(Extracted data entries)
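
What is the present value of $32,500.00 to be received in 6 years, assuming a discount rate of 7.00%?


Present value formula: PV = FV / (1 + r)^t
PV = $32,500.00 / (1 + 0.07)^6
PV = $32,500.00 / 1.5007304
PV = $21,656.12

PV = FV / (1 + r)^t = $21,656.12


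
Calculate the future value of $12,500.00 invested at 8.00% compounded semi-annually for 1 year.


Compound interest formula: A = P(1 + r/n)^(nt)
A = $12,500.00 × (1 + 0.08/2)^(2 × 1)
Growth factor: (1 + 0.08/2)^2 = 1.081600
A = $12,500.00 × 1.081600
A = $13,520.00

A = P(1 + r/n)^(nt) = $13,520.00


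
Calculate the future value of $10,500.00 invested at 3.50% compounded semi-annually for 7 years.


Compound interest formula: A = P(1 + r/n)^(nt)
A = $10,500.00 × (1 + 0.035/2)^(2 × 7)
Growth factor: (1 + 0.035/2)^14 = 1.274917
A = $10,500.00 × 1.274917
A = $13,386.63

A = P(1 + r/n)^(nt) = $13,386.63


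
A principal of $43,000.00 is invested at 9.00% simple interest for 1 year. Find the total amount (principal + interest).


Total amount formula: A = P(1 + rt) = P + P·r·t
Interest: I = P × r × t = $43,000.00 × 0.09 × 1 = $3,870.00
A = P + I = $43,000.00 + $3,870.00 = $46,870.00

A = P + I = P(1 + rt) = $46,870.00


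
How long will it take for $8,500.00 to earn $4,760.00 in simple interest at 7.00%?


Rearrange the simple interest formula for t:
I = P × r × t  ⇒  t = I / (P × r)
t = $4,760.00 / ($8,500.00 × 0.07)
t = 8

t = I/(P×r) = 8 years


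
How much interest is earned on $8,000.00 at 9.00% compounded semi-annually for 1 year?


Compound interest earned = final amount − principal.
A = P(1 + r/n)^(nt) = $8,000.00 × (1 + 0.09/2)^(2 × 1) = $8,736.20
Interest = A − P = $8,736.20 − $8,000.00 = $736.20

Interest = A - P = $736.20


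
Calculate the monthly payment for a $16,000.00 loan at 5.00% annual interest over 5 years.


Loan payment formula: PMT = PV × r / (1 − (1 + r)^(−n))
Monthly rate r = 0.05/12 ≈ 0.00416667, n = 60 months
Denominator: 1 − (1 + 0.05/12)^(−60) = 0.220795
PMT = $16,000.00 × (0.05/12) / 0.220795
PMT = $301.94 per month

PMT = PV × r / (1-(1+r)^(-n)) = $301.94/month


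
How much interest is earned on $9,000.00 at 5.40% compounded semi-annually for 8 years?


Compound interest earned = final amount − principal.
A = P(1 + r/n)^(nt) = $9,000.00 × (1 + 0.054/2)^(2 × 8) = $13,783.82
Interest = A − P = $13,783.82 − $9,000.00 = $4,783.82

Interest = A - P = $4,783.82


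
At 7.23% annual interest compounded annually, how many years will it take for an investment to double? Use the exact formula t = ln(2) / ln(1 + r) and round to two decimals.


Doubling condition: (1 + r)^t = 2
Take ln of both sides: t × ln(1 + r) = ln(2)
t = ln(2) / ln(1 + r)
t = 0.693147 / 0.069806
t = 9.93

t = ln(2) / ln(1 + r) = 9.93 years


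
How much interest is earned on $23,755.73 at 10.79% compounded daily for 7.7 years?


Compound interest earned = final amount − principal.
A = P(1 + r/n)^(nt) = $23,755.73 × (1 + 0.1079/365)^(365 × 7.7) = $54,518.00
Interest = A − P = $54,518.00 − $23,755.73 = $30,762.27

Interest = A - P = $30,762.27


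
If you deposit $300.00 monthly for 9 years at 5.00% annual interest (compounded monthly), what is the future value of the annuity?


Future value of an ordinary annuity: FV = PMT × ((1 + r)^n − 1) / r
Monthly rate r = 0.05/12 ≈ 0.00416667, n = 108
FV = $300.00 × ((1 + 0.05/12)^108 − 1) / (0.05/12)
FV = $300.00 × 136.043196
FV = $40,812.96

FV = PMT × ((1+r)^n - 1)/r = $40,812.96


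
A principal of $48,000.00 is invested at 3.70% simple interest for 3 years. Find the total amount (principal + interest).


Total amount formula: A = P(1 + rt) = P + P·r·t
Interest: I = P × r × t = $48,000.00 × 0.037 × 3 = $5,328.00
A = P + I = $48,000.00 + $5,328.00 = $53,328.00

A = P + I = P(1 + rt) = $53,328.00


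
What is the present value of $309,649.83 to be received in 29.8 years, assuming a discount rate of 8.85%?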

▸ **Your objective**: Would you repeat, exactly and with nothing added, every line from the line containing "If you deposit" through the last line of the records above?

▸ **Reply to the task**:
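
If you deposit $300.00 monthly for 9 years at 5.00% annual interest (compounded monthly), what is the future value of the annuity?


Future value of an ordinary annuity: FV = PMT × ((1 + r)^n − 1) / r
Monthly rate r = 0.05/12 ≈ 0.00416667, n = 108
FV = $300.00 × ((1 + 0.05/12)^108 − 1) / (0.05/12)
FV = $300.00 × 136.043196
FV = $40,812.96

FV = PMT × ((1+r)^n - 1)/r = $40,812.96


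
A principal of $48,000.00 is invested at 3.70% simple interest for 3 years. Find the total amount (principal + interest).


Total amount formula: A = P(1 + rt) = P + P·r·t
Interest: I = P × r × t = $48,000.00 × 0.037 × 3 = $5,328.00
A = P + I = $48,000.00 + $5,328.00 = $53,328.00

A = P + I = P(1 + rt) = $53,328.00


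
What is the present value of $309,649.83 to be received in 29.8 years, assuming a discount rate of 8.85%?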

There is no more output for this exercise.